Work required ▸
Only the count is needed. Count the lines below with the word "thickness" in them.
--- Data to process Enclosed Below ---
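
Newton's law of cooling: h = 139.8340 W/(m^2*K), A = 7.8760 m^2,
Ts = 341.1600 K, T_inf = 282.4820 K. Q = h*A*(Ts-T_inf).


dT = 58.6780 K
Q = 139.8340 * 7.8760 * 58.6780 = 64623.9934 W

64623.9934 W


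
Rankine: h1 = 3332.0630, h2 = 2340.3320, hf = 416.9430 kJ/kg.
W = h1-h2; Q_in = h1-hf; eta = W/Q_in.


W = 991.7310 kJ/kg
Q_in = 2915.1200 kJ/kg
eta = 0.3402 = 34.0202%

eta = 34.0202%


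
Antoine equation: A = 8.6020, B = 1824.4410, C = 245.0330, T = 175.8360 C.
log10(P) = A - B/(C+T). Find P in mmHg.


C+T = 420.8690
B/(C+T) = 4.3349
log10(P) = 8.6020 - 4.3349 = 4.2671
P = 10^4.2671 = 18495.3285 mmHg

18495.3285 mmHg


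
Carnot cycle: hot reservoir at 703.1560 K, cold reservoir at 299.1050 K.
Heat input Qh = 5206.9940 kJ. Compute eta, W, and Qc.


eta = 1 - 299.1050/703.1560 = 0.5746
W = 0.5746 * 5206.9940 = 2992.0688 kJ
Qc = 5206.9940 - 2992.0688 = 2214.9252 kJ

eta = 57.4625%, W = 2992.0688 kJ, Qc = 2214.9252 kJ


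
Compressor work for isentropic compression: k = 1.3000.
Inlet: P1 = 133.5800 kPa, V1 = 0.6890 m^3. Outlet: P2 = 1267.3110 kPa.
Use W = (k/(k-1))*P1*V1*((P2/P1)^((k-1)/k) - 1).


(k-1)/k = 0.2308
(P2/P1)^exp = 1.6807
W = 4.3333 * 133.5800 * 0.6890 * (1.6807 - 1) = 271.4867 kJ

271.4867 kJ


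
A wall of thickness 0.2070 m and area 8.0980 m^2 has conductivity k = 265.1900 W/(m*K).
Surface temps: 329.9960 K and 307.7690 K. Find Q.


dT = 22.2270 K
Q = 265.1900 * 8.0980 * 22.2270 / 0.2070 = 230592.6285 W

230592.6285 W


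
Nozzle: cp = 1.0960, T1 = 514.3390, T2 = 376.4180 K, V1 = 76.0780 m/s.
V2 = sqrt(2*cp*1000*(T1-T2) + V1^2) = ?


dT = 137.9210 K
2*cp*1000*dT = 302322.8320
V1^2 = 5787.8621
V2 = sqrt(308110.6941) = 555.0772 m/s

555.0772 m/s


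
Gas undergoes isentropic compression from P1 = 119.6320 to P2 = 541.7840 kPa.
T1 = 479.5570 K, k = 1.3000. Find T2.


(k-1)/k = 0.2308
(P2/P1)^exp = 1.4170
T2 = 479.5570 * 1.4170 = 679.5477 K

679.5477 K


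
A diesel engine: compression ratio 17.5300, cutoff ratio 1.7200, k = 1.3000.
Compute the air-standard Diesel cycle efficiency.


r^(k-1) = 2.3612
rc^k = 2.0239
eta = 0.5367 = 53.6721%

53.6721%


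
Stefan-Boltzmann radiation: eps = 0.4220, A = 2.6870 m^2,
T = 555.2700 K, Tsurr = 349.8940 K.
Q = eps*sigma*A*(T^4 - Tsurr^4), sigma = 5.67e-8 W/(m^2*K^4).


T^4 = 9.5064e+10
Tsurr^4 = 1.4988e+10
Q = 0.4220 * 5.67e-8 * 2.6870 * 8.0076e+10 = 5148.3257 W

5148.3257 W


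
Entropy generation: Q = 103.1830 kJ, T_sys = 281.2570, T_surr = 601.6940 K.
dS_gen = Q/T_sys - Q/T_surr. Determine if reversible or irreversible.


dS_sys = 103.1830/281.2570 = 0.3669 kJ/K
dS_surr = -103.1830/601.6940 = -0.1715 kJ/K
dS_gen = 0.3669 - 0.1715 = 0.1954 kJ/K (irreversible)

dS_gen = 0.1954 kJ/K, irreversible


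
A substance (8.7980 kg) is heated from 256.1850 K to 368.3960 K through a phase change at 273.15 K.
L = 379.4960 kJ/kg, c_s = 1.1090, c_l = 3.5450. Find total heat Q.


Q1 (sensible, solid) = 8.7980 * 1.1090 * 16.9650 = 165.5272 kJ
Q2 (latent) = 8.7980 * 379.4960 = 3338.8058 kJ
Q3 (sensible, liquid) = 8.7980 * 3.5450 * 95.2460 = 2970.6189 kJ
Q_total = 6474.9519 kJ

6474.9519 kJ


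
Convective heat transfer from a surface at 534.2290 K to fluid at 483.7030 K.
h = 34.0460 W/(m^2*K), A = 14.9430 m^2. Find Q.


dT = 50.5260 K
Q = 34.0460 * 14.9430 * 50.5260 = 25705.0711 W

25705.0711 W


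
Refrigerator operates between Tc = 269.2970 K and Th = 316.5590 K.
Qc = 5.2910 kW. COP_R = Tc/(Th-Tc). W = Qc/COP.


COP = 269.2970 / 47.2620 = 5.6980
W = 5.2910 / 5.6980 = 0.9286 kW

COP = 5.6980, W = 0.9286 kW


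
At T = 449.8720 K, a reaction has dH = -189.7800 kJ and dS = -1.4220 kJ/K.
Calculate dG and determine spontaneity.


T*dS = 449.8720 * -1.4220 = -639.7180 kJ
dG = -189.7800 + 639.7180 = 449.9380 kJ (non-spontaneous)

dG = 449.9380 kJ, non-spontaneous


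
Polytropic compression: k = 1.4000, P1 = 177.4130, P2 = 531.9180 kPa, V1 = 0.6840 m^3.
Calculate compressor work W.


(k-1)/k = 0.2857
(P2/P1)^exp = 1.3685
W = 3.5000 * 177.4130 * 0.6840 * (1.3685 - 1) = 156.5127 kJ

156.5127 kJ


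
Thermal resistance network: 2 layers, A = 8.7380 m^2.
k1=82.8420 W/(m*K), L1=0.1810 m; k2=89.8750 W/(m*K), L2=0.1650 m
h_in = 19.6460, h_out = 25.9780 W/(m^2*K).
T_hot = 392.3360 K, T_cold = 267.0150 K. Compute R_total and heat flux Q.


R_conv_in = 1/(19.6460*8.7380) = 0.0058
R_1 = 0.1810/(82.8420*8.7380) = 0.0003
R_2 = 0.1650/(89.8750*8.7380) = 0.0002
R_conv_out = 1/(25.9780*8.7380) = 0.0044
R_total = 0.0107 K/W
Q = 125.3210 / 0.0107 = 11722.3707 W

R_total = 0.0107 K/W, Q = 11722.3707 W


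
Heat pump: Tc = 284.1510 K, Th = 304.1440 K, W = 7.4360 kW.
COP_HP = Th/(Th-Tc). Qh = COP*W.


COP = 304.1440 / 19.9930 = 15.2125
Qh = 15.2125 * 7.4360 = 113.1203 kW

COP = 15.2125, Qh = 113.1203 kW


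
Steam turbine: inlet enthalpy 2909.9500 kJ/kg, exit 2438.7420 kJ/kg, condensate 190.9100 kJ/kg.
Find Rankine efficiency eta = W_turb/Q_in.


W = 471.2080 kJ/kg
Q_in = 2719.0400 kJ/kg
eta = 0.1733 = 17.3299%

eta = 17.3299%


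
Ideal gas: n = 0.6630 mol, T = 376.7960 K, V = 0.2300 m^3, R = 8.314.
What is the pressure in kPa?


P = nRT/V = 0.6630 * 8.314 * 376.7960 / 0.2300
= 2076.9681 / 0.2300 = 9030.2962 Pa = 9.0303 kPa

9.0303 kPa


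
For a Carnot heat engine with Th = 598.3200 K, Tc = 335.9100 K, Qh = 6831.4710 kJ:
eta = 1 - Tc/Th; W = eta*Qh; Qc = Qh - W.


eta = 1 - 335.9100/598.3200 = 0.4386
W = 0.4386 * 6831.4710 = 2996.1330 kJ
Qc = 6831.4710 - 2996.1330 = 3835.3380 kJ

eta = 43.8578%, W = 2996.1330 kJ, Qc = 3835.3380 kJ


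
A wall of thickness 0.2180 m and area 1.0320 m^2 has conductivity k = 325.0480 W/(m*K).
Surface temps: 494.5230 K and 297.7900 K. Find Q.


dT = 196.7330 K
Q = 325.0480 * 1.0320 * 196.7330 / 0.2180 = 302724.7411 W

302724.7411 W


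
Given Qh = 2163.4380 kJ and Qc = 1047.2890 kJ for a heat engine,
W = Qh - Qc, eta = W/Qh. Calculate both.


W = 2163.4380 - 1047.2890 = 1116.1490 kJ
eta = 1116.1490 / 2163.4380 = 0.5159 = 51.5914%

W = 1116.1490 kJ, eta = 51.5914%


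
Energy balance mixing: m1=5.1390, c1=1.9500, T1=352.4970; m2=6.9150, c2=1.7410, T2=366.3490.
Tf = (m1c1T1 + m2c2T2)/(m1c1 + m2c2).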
--- End of Enclosed Data to process ---
Solution for this problem ▸
2